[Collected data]
◆ ◆ ◆ ◆ ◆
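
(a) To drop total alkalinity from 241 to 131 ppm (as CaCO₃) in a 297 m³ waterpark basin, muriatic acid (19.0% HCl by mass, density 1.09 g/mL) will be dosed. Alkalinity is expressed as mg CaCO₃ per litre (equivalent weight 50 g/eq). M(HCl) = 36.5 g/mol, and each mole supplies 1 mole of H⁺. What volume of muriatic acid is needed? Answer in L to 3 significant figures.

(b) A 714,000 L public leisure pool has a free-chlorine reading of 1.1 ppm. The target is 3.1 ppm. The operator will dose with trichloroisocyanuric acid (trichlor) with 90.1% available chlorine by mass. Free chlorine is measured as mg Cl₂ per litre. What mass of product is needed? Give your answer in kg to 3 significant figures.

(a) 115 L; (b) 1.58 kg

(a) Volume: 297 m³ = 297,000 L.
(a) Alkalinity to neutralize: (241 − 131) = 110 mg/L as CaCO₃ × 297,000 L = 32,670 g as CaCO₃.
(a) Equivalents of H⁺ required: 32,670 ÷ 50 g/eq = 653.4 eq = 653.4 mol HCl.
(a) Mass of HCl: 653.4 × 36.5 = 23,850 g.
(a) Mass of 19.0% solution: 23,850 / 0.19 = 125,500 g.
(a) Volume: 125,500 g ÷ 1.09 g/mL = 115,200 mL.

(b) Chlorine deficit: 3.1 − 1.1 = 2 ppm = 2 mg/L as Cl₂.
(b) Cl₂ equivalent needed: 2 mg/L × 714,000 L = 1,428,000 mg = 1428 g.
(b) Product at 90.1% available chlorine: 1428 / 0.901 = 1585 g.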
◆ ◆ ◆ ◆ ◆
Task to complete: Exactly reproduce the lines from the one containing "(b) A 714,000" through the end of the records, and only those lines.

Exercise response:
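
(b) A 714,000 L public leisure pool has a free-chlorine reading of 1.1 ppm. The target is 3.1 ppm. The operator will dose with trichloroisocyanuric acid (trichlor) with 90.1% available chlorine by mass. Free chlorine is measured as mg Cl₂ per litre. What mass of product is needed? Give your answer in kg to 3 significant figures.

(a) 115 L; (b) 1.58 kg

(a) Volume: 297 m³ = 297,000 L.
(a) Alkalinity to neutralize: (241 − 131) = 110 mg/L as CaCO₃ × 297,000 L = 32,670 g as CaCO₃.
(a) Equivalents of H⁺ required: 32,670 ÷ 50 g/eq = 653.4 eq = 653.4 mol HCl.
(a) Mass of HCl: 653.4 × 36.5 = 23,850 g.
(a) Mass of 19.0% solution: 23,850 / 0.19 = 125,500 g.
(a) Volume: 125,500 g ÷ 1.09 g/mL = 115,200 mL.

(b) Chlorine deficit: 3.1 − 1.1 = 2 ppm = 2 mg/L as Cl₂.
(b) Cl₂ equivalent needed: 2 mg/L × 714,000 L = 1,428,000 mg = 1428 g.
(b) Product at 90.1% available chlorine: 1428 / 0.901 = 1585 g.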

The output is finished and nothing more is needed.